- REQUIRED ACTION
Return the data below exactly, but only from the line containing "(e) Exception (a) is" through the line containing "Iris operates a", with both of those lines included.

── THE DATA

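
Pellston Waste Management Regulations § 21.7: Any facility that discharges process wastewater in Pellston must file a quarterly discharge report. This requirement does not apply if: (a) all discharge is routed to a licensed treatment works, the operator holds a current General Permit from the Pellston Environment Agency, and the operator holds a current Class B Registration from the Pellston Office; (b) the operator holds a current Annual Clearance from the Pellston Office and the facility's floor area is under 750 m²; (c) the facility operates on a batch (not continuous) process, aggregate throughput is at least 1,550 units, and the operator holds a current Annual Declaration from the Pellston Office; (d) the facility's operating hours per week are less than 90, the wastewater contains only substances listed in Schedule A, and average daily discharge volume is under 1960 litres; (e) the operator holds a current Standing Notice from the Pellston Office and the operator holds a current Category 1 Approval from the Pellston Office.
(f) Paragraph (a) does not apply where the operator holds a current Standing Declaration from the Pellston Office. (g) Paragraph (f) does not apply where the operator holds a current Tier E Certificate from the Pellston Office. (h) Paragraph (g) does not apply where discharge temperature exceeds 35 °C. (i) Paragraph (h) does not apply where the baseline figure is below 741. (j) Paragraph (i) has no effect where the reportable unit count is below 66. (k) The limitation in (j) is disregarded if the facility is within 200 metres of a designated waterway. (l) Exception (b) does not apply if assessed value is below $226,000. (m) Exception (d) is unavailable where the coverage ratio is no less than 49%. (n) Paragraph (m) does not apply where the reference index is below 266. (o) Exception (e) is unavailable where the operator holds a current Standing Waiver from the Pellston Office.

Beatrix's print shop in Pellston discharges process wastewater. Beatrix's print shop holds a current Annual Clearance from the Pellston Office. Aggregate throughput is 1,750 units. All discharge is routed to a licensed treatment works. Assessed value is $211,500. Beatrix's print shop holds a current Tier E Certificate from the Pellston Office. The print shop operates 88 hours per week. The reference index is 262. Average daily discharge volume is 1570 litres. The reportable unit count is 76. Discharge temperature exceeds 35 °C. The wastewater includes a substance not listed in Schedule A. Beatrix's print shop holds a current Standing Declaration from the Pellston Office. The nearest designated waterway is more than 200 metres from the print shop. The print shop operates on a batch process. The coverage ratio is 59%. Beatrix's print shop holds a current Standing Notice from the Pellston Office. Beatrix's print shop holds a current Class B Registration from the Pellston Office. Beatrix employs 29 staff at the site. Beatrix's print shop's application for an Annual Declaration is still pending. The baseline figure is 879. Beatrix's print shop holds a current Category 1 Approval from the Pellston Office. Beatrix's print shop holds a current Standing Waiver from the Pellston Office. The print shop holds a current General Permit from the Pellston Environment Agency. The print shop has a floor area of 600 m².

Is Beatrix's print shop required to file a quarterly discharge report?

Yes — Beatrix's print shop must file a quarterly discharge report.

Exception (a): discharge is routed to a licensed treatment works; a current General Permit is held; a current Class B Registration is held — every condition holds. But: (f) is triggered — a current Standing Declaration is held. (g) would limit (f) — a current Tier E Certificate is held — but (h) sets (g) aside: (h) is engaged — discharge temperature exceeds 35 °C. (i), which would lift (h), does not operate here — the baseline figure is 879, not below 741. (a) is therefore removed.
Exception (b): a current Annual Clearance is held; the facility's floor area is 600 m², under the 750 m² limit — every condition holds. But: (l) is triggered — assessed value is $211,500, below the $226,000 limit. (b) is therefore removed.
Exception (c) requires that the operator holds a current Annual Declaration from the Pellston Office; but the Annual Declaration is not current, so (c) is unavailable.
Exception (d) does not apply: the wastewater includes a non-Schedule-A substance.
All of (e)'s requirements are met (a current Standing Notice is held; a current Category 1 Approval is held). Turning to paragraph (o): (o) operates against (e): a current Standing Waiver is held. (e) is therefore removed.
No exception applies. The general rule governs.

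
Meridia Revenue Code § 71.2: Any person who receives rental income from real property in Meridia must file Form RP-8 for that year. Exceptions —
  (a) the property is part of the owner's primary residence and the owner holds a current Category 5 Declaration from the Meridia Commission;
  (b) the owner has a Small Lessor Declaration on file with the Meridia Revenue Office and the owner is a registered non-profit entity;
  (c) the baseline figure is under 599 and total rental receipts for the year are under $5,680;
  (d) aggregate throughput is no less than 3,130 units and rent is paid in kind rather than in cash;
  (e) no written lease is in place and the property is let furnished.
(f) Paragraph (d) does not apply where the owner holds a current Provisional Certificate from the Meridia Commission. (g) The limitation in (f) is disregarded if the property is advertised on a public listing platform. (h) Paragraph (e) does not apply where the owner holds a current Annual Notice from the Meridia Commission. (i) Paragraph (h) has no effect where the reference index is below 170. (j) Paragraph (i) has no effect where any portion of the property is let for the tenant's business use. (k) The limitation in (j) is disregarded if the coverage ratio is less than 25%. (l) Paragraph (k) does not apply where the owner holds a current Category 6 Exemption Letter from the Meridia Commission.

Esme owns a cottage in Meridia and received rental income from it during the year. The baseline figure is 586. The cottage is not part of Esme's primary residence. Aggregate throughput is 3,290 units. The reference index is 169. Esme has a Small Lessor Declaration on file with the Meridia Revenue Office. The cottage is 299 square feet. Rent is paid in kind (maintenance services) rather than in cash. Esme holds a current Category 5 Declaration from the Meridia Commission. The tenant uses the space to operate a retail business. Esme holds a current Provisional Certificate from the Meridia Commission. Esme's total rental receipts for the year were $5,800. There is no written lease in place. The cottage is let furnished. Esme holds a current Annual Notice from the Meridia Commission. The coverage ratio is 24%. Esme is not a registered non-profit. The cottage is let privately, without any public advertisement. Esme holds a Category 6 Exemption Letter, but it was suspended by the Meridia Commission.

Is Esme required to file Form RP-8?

Exception (a) requires that the property is part of the owner's primary residence; but the cottage is not part of the primary residence, so (a) is unavailable.
Exception (b) requires that the owner is a registered non-profit entity; but Esme is not a registered non-profit, so (b) is unavailable.
Exception (c) fails — total rental receipts for the year are $5,800, not under $5,680.
All of (d)'s requirements are met (aggregate throughput is 3,290 units, meeting the 3,130 units threshold; rent is paid in kind). However, paragraphs (f)–(g) must be considered: (f) operates against (d): a current Provisional Certificate is held. (g), which would lift (f), is not engaged — the property is let privately without advertisement. So (d) is unavailable.
All of (e)'s requirements are met (there is no written lease; the property is let furnished). As to paragraphs (h)–(l): (h) would limit (e) — a current Annual Notice is held — but (i) sets (h) aside: (i) operates against (h): the reference index is 169, below the 170 limit. (j) is engaged (the space is let for business use), but is displaced by (k): (k) operates against (j): the coverage ratio is 24%, less than the 25% limit. (l) is not engaged (there is no Category 6 Exemption Letter in force), so (k) stands. (e) remains available.

No — exception (e) applies; Esme is not required to file Form RP-8.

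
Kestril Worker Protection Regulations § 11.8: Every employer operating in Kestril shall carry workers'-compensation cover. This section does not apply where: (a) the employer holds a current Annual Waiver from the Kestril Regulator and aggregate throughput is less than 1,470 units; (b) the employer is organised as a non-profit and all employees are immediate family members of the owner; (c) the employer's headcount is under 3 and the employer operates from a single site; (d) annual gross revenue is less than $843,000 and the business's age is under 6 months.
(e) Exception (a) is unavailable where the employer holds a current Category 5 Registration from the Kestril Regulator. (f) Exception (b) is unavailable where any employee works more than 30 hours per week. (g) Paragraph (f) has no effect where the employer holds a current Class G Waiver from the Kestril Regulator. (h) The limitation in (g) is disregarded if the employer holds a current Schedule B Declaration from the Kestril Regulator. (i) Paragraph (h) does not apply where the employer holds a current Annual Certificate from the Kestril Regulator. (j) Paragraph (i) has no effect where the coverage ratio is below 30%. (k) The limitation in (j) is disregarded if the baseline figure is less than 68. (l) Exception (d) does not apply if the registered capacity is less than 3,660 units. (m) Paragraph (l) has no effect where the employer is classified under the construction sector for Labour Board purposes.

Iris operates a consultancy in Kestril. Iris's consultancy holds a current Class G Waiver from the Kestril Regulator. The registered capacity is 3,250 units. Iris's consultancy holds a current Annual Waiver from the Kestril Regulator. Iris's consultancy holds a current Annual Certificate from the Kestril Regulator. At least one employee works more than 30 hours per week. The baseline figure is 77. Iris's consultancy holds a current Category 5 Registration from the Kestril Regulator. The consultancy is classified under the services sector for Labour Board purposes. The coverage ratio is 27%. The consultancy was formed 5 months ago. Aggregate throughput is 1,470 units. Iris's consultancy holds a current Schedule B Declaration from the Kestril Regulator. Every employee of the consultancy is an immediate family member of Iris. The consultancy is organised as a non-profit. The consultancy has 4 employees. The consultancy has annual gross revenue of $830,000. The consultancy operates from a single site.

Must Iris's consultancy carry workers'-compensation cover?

Exception (a) fails — aggregate throughput is 1,470 units, not less than 1,470 units.
Exception (b) is satisfied on its face — the employer is a non-profit; every employee is an immediate family member. But: (f) applies — at least one employee exceeds 30 hours/week. (g) would limit (f) — a current Class G Waiver is held — but (h) sets (g) aside: (h) operates against (g): a current Schedule B Declaration is held. (i) operates (a current Annual Certificate is held), but yields to (j): (j) operates against (i): the coverage ratio is 27%, below the 30% limit. (k), which would lift (j), does not operate here — the baseline figure is 77, not less than 68. So (b) is unavailable.
Exception (c) fails — the employer's headcount is 4, not under 3.
Exception (d): annual gross revenue is $830,000, less than the $843,000 limit; the business's age is 5 months, under the 6 months limit — every condition holds. However, paragraphs (l)–(m) must be considered: (l) operates against (d): the registered capacity is 3,250 units, less than the 3,660 units limit. (m) is inapplicable (the consultancy is classified under the services sector), so (l) stands. So (d) is unavailable.
None of the exceptions is available; § 11.8 applies in full.

Yes — Iris's consultancy must carry workers'-compensation cover.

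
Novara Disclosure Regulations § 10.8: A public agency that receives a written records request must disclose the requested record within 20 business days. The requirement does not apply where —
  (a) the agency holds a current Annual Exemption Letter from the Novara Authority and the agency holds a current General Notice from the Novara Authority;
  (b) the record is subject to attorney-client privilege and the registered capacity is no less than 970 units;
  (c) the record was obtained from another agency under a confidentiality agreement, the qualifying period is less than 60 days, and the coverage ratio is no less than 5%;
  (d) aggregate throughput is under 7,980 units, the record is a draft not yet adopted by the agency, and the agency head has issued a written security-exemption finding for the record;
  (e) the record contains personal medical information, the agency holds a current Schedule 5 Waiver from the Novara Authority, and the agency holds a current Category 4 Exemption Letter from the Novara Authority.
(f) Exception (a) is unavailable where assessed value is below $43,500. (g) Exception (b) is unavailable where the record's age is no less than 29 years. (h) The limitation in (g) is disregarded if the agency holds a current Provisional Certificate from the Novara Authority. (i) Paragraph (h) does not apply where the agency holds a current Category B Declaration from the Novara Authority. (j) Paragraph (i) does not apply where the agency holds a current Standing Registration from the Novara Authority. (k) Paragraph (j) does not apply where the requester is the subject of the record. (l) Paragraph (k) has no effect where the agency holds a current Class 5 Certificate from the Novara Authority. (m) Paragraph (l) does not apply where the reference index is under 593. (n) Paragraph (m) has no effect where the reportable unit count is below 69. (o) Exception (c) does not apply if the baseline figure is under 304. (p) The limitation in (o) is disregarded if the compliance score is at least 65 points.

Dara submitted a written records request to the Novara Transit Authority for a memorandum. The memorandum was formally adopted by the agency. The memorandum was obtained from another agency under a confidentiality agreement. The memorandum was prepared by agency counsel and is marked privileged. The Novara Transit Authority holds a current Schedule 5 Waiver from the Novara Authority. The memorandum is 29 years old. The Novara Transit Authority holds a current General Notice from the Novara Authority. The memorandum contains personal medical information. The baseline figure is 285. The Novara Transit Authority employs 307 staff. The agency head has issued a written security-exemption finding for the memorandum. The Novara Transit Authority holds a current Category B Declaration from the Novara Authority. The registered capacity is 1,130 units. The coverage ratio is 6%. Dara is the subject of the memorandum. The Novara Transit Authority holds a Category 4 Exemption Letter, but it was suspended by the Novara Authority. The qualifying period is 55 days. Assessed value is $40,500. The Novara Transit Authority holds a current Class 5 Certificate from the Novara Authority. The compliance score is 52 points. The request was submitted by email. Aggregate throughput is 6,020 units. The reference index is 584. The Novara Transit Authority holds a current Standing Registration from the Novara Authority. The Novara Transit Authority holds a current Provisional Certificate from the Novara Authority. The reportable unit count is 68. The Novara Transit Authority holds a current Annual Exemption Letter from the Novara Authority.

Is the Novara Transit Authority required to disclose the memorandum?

Exception (a): a current Annual Exemption Letter is held; a current General Notice is held — every condition holds. However, paragraph (f) must be considered: (f) operates against (a): assessed value is $40,500, below the $43,500 limit. (a) is therefore removed.
Exception (b)'s conditions are all satisfied: the memorandum is privileged; the registered capacity is 1,130 units, meeting the 970 units threshold. Applying paragraphs (g)–(n): (g) would limit (b) — the record's age is 29 years, meeting the 29 years threshold — but (h) sets (g) aside: (h) is engaged — a current Provisional Certificate is held. (i) would limit (h) — a current Category B Declaration is held — but (j) sets (i) aside: (j) operates against (i): a current Standing Registration is held. (k) would limit (j) — Dara is the subject of the memorandum — but (l) sets (k) aside: (l) operates against (k): a current Class 5 Certificate is held. (m) is triggered (the reference index is 584, under the 593 limit), but is set aside by (n): (n) operates — the reportable unit count is 68, below the 69 limit. So (b) applies.
Exception (c) is satisfied on its face — the memorandum was obtained under a confidentiality agreement; the qualifying period is 55 days, less than the 60 days limit; the coverage ratio is 6%, meeting the 5% threshold. But applying paragraphs (o)–(p): (o) operates against (c): the baseline figure is 285, under the 304 limit. (p) is not triggered (the compliance score is 52 points, short of 65 points), so (o) stands. Exception (c) does not apply.
Exception (d) does not apply: the memorandum has been formally adopted.
Exception (e) does not apply: the Category 4 Exemption Letter is not current.

No — exception (b) applies; the Novara Transit Authority is not required to disclose the memorandum.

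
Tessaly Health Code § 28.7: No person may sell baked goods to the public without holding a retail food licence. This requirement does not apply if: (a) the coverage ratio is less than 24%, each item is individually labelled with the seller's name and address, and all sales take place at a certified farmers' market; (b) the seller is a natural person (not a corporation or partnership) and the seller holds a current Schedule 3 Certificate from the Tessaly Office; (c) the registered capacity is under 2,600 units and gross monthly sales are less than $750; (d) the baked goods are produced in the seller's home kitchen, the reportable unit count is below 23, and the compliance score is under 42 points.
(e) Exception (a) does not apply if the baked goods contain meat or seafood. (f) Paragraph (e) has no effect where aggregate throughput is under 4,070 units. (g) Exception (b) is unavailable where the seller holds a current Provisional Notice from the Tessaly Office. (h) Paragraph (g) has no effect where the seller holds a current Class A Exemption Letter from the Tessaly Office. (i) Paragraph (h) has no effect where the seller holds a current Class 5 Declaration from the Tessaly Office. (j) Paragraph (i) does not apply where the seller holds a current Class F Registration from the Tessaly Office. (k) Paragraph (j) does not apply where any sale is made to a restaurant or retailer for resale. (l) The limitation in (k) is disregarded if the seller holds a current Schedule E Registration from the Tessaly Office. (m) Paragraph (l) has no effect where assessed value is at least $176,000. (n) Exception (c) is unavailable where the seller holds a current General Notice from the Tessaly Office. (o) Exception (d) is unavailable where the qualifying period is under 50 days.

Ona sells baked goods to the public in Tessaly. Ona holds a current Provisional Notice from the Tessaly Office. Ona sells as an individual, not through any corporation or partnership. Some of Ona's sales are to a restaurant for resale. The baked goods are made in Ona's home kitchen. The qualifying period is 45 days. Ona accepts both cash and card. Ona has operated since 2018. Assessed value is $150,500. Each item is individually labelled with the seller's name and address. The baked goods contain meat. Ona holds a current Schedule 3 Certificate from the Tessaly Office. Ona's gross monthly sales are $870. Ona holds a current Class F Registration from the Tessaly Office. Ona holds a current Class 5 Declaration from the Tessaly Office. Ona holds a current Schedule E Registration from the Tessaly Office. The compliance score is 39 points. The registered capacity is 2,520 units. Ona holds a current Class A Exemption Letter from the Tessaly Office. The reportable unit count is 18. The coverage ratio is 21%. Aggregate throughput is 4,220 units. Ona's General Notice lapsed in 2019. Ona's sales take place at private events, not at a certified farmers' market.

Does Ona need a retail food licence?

No — exception (b) applies; Ona is not required to hold a retail food licence.

Exception (a) requires that all sales take place at a certified farmers' market; but sales are at private events, not a certified farmers' market, so (a) is unavailable.
Exception (b) is satisfied on its face — the seller is a natural person; a current Schedule 3 Certificate is held. Under paragraphs (g)–(m): (g) would limit (b) — a current Provisional Notice is held — but (h) sets (g) aside: (h) operates against (g): a current Class A Exemption Letter is held. (i) would limit (h) — a current Class 5 Declaration is held — but (j) sets (i) aside: (j) applies — a current Class F Registration is held. (k) is triggered (some sales are to a restaurant for resale), but is itself disapplied by (l): (l) is triggered — a current Schedule E Registration is held. (m), which would lift (l), is inapplicable — assessed value is $150,500, short of $176,000. (b) remains available.
Exception (c) does not apply: gross monthly sales are $870, not less than $750.
Exception (d)'s conditions are all satisfied: the baked goods are home-kitchen produced; the reportable unit count is 18, below the 23 limit; the compliance score is 39 points, under the 42 points limit. But applying paragraph (o): (o) operates — the qualifying period is 45 days, under the 50 days limit. (d) is therefore removed.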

────

- TASK OUTPUT
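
(e) Exception (a) is unavailable where the employer holds a current Category 5 Registration from the Kestril Regulator. (f) Exception (b) is unavailable where any employee works more than 30 hours per week. (g) Paragraph (f) has no effect where the employer holds a current Class G Waiver from the Kestril Regulator. (h) The limitation in (g) is disregarded if the employer holds a current Schedule B Declaration from the Kestril Regulator. (i) Paragraph (h) does not apply where the employer holds a current Annual Certificate from the Kestril Regulator. (j) Paragraph (i) has no effect where the coverage ratio is below 30%. (k) The limitation in (j) is disregarded if the baseline figure is less than 68. (l) Exception (d) does not apply if the registered capacity is less than 3,660 units. (m) Paragraph (l) has no effect where the employer is classified under the construction sector for Labour Board purposes.

Iris operates a consultancy in Kestril. Iris's consultancy holds a current Class G Waiver from the Kestril Regulator. The registered capacity is 3,250 units. Iris's consultancy holds a current Annual Waiver from the Kestril Regulator. Iris's consultancy holds a current Annual Certificate from the Kestril Regulator. At least one employee works more than 30 hours per week. The baseline figure is 77. Iris's consultancy holds a current Category 5 Registration from the Kestril Regulator. The consultancy is classified under the services sector for Labour Board purposes. The coverage ratio is 27%. The consultancy was formed 5 months ago. Aggregate throughput is 1,470 units. Iris's consultancy holds a current Schedule B Declaration from the Kestril Regulator. Every employee of the consultancy is an immediate family member of Iris. The consultancy is organised as a non-profit. The consultancy has 4 employees. The consultancy has annual gross revenue of $830,000. The consultancy operates from a single site.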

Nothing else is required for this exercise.